- **Prompt**
Once you find the line with "A reference divider for an ADC uses R_s" in the data that follows, repeat it and every line after it exactly, through the line with "Two resistive divider".

- **Supplied records**
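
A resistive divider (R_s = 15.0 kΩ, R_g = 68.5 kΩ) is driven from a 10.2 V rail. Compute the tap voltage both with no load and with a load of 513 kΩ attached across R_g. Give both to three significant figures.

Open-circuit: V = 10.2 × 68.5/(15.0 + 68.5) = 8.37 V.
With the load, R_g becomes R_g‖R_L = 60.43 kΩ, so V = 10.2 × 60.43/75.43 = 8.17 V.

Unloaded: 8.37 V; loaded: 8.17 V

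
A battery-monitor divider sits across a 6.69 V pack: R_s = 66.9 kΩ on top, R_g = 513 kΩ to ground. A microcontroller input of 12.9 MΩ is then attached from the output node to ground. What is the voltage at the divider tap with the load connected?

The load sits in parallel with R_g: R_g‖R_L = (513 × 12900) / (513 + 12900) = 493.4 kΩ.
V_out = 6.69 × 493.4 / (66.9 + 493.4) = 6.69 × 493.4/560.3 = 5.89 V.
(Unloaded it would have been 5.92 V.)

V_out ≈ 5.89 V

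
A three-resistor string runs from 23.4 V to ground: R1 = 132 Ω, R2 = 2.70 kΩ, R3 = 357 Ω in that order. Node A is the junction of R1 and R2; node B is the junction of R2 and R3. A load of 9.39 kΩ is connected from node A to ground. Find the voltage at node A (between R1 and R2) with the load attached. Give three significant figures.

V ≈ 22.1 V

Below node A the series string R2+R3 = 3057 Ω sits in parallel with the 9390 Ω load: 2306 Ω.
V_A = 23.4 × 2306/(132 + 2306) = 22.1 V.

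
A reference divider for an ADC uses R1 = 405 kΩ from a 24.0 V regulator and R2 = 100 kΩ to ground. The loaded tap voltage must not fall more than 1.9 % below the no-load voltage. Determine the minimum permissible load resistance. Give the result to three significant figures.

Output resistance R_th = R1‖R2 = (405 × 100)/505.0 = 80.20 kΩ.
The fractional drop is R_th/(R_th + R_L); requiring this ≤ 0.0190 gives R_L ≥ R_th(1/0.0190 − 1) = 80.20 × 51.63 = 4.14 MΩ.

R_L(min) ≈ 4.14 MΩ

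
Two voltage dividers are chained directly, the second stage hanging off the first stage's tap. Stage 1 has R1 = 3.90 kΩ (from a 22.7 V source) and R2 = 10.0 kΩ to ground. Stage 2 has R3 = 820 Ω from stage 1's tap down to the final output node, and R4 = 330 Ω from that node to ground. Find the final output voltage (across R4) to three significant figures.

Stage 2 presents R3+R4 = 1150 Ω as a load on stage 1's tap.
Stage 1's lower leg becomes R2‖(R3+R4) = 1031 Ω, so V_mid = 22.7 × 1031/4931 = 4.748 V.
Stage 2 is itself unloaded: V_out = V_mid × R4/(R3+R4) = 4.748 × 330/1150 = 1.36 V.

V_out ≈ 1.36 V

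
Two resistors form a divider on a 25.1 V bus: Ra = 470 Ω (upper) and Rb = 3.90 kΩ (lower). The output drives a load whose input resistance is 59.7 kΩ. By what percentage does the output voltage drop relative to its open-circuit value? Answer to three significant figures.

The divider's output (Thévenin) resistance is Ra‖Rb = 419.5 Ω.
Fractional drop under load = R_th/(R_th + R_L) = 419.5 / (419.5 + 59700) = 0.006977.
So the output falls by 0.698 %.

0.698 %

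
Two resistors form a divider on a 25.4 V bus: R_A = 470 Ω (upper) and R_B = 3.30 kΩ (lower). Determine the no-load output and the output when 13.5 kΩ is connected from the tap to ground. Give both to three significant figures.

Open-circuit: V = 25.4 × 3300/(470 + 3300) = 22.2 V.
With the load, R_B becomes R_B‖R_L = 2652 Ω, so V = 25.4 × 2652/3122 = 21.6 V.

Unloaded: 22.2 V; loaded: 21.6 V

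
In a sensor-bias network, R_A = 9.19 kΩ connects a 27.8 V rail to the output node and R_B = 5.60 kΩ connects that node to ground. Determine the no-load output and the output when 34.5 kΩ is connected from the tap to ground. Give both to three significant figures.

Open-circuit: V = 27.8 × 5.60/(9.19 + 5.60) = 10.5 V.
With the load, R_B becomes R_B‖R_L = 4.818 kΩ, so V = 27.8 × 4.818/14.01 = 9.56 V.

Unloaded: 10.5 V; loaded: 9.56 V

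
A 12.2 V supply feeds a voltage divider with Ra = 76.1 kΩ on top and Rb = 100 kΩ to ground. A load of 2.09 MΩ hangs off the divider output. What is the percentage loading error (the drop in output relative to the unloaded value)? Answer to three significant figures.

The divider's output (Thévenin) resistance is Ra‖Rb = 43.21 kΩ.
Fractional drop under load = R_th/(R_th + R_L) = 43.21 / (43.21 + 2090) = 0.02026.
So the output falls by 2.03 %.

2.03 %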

--

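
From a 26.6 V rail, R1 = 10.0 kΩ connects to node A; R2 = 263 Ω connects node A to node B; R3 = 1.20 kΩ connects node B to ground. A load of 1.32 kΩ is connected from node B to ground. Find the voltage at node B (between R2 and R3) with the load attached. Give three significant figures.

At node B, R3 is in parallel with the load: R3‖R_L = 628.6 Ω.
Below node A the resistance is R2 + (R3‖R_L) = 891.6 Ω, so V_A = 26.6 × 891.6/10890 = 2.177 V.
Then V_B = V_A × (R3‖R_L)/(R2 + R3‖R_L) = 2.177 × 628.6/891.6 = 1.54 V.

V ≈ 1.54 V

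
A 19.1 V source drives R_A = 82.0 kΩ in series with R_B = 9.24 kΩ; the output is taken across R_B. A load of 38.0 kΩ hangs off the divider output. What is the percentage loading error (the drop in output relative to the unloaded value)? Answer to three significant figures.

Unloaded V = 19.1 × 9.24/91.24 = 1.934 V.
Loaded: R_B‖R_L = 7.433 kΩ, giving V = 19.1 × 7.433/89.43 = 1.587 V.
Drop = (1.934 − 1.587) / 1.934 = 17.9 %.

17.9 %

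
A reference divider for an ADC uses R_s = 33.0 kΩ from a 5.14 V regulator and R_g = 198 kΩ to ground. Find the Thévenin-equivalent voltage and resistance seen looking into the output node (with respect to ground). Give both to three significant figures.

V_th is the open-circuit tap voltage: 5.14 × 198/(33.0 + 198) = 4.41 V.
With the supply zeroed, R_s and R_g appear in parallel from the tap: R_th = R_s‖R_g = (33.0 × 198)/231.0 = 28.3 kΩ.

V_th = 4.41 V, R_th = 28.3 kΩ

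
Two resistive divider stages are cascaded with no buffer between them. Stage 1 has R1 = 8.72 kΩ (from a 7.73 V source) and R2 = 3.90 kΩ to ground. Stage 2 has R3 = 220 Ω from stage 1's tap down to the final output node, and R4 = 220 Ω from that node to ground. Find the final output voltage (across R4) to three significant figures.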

- **Answer to this exercise**
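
A reference divider for an ADC uses R_s = 33.0 kΩ from a 5.14 V regulator and R_g = 198 kΩ to ground. Find the Thévenin-equivalent voltage and resistance seen looking into the output node (with respect to ground). Give both to three significant figures.

V_th is the open-circuit tap voltage: 5.14 × 198/(33.0 + 198) = 4.41 V.
With the supply zeroed, R_s and R_g appear in parallel from the tap: R_th = R_s‖R_g = (33.0 × 198)/231.0 = 28.3 kΩ.

V_th = 4.41 V, R_th = 28.3 kΩ

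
Two resistive divider stages are cascaded with no buffer between them. Stage 1 has R1 = 8.72 kΩ (from a 7.73 V source) and R2 = 3.90 kΩ to ground. Stage 2 has R3 = 220 Ω from stage 1's tap down to the final output node, and R4 = 220 Ω from that node to ground. Find the final output voltage (across R4) to three significant figures.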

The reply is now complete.